**Requirement:**
For each line below that contains the word "left", return that line.

**Records supplied:**
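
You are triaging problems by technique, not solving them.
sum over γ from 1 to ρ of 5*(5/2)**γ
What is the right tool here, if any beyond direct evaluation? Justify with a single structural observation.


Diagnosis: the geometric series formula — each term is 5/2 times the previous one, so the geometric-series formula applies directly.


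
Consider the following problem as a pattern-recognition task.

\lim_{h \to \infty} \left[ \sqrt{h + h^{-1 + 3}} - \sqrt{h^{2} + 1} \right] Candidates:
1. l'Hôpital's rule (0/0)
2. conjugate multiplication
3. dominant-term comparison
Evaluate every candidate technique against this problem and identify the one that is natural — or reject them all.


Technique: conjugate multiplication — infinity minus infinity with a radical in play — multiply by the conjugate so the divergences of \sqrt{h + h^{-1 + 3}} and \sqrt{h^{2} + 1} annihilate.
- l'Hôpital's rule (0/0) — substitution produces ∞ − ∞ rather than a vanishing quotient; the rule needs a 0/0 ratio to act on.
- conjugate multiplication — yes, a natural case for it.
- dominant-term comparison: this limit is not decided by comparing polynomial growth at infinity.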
==
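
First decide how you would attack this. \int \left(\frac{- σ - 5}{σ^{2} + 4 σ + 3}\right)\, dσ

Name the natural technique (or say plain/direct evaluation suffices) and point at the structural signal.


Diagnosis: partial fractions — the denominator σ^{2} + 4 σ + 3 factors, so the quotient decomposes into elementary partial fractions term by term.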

**Result:**
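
\lim_{h \to \infty} \left[ \sqrt{h + h^{-1 + 3}} - \sqrt{h^{2} + 1} \right] Candidates:
First decide how you would attack this. \int \left(\frac{- σ - 5}{σ^{2} + 4 σ + 3}\right)\, dσ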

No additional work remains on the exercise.